● Task goal
Make an exact copy of the lines starting at the top of the listing below and ending at the line that contains "sn40,roll,28.68", inclusive.
---------- Data under study
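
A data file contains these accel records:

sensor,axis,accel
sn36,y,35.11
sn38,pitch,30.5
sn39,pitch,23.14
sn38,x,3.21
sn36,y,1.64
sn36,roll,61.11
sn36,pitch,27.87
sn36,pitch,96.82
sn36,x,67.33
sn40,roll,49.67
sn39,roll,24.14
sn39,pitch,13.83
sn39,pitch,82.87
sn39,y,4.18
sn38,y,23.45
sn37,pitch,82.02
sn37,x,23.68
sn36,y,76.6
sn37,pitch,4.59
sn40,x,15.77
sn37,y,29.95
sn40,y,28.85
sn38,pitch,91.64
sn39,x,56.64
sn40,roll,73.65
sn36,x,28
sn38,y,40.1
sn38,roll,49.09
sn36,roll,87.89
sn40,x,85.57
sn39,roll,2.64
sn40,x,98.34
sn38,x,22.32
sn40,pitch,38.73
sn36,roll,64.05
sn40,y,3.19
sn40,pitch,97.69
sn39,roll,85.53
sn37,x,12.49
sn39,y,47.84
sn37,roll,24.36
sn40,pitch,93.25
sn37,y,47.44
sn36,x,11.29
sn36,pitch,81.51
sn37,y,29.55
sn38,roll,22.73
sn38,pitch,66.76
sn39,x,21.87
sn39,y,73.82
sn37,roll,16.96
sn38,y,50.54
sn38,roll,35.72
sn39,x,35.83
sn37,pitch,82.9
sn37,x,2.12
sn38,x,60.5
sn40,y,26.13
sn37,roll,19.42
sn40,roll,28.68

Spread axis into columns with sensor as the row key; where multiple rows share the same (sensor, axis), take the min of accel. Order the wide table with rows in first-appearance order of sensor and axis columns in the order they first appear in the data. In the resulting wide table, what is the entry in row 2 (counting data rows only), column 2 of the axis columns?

With rows in first-appearance order of sensor, row 2 is sensor=sn38. axis columns in first-appearance order: y, pitch, x, roll; column 2 is pitch.
Long rows with sensor=sn38, axis=pitch: min(30.5, 91.64, 66.76) = 30.5.

30.5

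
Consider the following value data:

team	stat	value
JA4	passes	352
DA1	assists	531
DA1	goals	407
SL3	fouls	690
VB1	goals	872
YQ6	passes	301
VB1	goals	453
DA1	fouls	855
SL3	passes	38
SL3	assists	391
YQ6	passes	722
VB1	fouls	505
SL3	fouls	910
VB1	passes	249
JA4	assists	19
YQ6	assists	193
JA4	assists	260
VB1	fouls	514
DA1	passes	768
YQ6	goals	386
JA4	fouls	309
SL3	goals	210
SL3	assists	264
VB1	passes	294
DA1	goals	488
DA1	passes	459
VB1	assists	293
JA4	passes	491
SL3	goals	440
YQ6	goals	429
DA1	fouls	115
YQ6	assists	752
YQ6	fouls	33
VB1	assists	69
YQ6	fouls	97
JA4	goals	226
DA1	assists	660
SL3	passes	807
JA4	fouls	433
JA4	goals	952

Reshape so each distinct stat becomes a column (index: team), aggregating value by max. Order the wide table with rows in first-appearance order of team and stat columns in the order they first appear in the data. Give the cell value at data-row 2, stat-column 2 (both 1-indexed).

With rows in first-appearance order of team, row 2 is team=DA1. stat columns in first-appearance order: passes, assists, goals, fouls; column 2 is assists.
Long rows with team=DA1, stat=assists: max(531, 660) = 660.

660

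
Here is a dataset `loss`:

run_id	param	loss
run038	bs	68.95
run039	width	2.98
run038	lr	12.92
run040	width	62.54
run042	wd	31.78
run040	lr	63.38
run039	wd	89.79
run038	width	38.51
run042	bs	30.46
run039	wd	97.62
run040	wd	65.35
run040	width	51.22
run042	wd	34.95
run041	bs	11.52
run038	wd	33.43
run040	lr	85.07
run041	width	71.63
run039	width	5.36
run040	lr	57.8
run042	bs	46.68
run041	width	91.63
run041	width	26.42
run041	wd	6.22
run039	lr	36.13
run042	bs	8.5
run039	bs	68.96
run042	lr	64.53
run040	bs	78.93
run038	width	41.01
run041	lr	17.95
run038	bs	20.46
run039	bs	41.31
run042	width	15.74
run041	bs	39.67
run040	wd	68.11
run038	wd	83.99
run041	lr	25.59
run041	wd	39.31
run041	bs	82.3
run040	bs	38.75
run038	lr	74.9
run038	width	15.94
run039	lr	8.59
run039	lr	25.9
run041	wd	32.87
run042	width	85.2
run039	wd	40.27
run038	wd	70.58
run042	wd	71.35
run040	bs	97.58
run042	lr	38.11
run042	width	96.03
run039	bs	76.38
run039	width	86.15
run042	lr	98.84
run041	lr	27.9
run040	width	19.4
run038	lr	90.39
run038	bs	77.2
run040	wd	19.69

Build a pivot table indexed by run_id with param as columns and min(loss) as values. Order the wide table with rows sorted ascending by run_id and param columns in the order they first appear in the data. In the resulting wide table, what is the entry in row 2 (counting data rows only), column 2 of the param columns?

2.98

With rows sorted ascending by run_id, row 2 is run_id=run039. param columns in first-appearance order: bs, width, lr, wd; column 2 is width.
Long rows with run_id=run039, param=width: min(2.98, 5.36, 86.15) = 2.98.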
--------------------
● Expected answer
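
A data file contains these accel records:

sensor,axis,accel
sn36,y,35.11
sn38,pitch,30.5
sn39,pitch,23.14
sn38,x,3.21
sn36,y,1.64
sn36,roll,61.11
sn36,pitch,27.87
sn36,pitch,96.82
sn36,x,67.33
sn40,roll,49.67
sn39,roll,24.14
sn39,pitch,13.83
sn39,pitch,82.87
sn39,y,4.18
sn38,y,23.45
sn37,pitch,82.02
sn37,x,23.68
sn36,y,76.6
sn37,pitch,4.59
sn40,x,15.77
sn37,y,29.95
sn40,y,28.85
sn38,pitch,91.64
sn39,x,56.64
sn40,roll,73.65
sn36,x,28
sn38,y,40.1
sn38,roll,49.09
sn36,roll,87.89
sn40,x,85.57
sn39,roll,2.64
sn40,x,98.34
sn38,x,22.32
sn40,pitch,38.73
sn36,roll,64.05
sn40,y,3.19
sn40,pitch,97.69
sn39,roll,85.53
sn37,x,12.49
sn39,y,47.84
sn37,roll,24.36
sn40,pitch,93.25
sn37,y,47.44
sn36,x,11.29
sn36,pitch,81.51
sn37,y,29.55
sn38,roll,22.73
sn38,pitch,66.76
sn39,x,21.87
sn39,y,73.82
sn37,roll,16.96
sn38,y,50.54
sn38,roll,35.72
sn39,x,35.83
sn37,pitch,82.9
sn37,x,2.12
sn38,x,60.5
sn40,y,26.13
sn37,roll,19.42
sn40,roll,28.68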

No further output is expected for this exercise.